- **GOAL OF THE EXERCISE**: Using the data below, return all lines in which "harmonics" appears.

- **INFORMATION PROVIDED**:
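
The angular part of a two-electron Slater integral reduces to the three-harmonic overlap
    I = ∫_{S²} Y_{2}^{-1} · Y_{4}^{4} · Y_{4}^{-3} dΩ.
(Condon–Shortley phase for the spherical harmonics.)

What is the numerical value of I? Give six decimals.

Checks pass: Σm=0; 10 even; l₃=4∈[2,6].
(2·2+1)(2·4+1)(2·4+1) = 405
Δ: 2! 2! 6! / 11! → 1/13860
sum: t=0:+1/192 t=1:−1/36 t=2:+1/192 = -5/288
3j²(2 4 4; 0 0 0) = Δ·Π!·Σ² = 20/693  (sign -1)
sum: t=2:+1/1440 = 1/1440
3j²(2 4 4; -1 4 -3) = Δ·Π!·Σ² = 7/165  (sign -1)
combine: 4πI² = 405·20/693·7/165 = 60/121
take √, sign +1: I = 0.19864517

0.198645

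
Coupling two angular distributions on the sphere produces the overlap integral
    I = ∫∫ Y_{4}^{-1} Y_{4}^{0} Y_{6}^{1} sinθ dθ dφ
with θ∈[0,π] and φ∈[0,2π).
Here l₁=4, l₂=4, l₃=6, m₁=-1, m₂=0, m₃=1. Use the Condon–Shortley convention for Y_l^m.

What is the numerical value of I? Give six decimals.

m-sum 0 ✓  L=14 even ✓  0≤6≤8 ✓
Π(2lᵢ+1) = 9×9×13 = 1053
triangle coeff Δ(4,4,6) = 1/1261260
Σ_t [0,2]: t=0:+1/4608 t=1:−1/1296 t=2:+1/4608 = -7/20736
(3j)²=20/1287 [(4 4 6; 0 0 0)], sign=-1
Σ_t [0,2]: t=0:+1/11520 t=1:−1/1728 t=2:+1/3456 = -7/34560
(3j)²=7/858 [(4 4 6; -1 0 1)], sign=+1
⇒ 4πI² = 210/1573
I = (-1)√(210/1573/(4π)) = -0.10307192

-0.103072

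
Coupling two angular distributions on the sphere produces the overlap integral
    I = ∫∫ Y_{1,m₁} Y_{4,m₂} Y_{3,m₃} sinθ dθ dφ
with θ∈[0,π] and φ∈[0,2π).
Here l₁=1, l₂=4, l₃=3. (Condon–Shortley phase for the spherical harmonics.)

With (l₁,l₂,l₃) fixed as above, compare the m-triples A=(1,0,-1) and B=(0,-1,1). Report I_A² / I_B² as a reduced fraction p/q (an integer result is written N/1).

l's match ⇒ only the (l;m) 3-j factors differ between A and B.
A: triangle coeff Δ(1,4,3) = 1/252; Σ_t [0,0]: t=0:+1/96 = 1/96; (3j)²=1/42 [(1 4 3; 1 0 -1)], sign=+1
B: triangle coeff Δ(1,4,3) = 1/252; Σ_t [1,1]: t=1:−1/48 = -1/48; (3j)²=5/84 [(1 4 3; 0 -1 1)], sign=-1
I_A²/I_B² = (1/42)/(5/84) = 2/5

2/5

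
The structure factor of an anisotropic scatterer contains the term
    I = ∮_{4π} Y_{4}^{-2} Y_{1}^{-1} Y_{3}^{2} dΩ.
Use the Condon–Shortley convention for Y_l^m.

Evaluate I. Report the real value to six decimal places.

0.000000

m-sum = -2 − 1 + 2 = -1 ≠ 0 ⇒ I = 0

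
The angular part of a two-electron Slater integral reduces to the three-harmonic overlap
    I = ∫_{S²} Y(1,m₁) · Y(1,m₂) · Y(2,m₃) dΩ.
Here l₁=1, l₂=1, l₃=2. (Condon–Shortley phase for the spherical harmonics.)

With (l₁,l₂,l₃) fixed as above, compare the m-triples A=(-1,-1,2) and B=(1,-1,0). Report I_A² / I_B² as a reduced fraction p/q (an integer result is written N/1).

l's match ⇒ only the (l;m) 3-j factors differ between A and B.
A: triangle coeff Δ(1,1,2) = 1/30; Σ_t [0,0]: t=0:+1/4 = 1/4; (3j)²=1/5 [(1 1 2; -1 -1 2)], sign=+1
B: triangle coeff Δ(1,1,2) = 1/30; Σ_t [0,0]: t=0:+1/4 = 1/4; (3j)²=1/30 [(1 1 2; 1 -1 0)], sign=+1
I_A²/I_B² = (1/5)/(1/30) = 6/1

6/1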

- **ANSWER TO THE EXERCISE**:
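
(Condon–Shortley phase for the spherical harmonics.)
Here l₁=1, l₂=4, l₃=3. (Condon–Shortley phase for the spherical harmonics.)
Here l₁=1, l₂=1, l₃=2. (Condon–Shortley phase for the spherical harmonics.)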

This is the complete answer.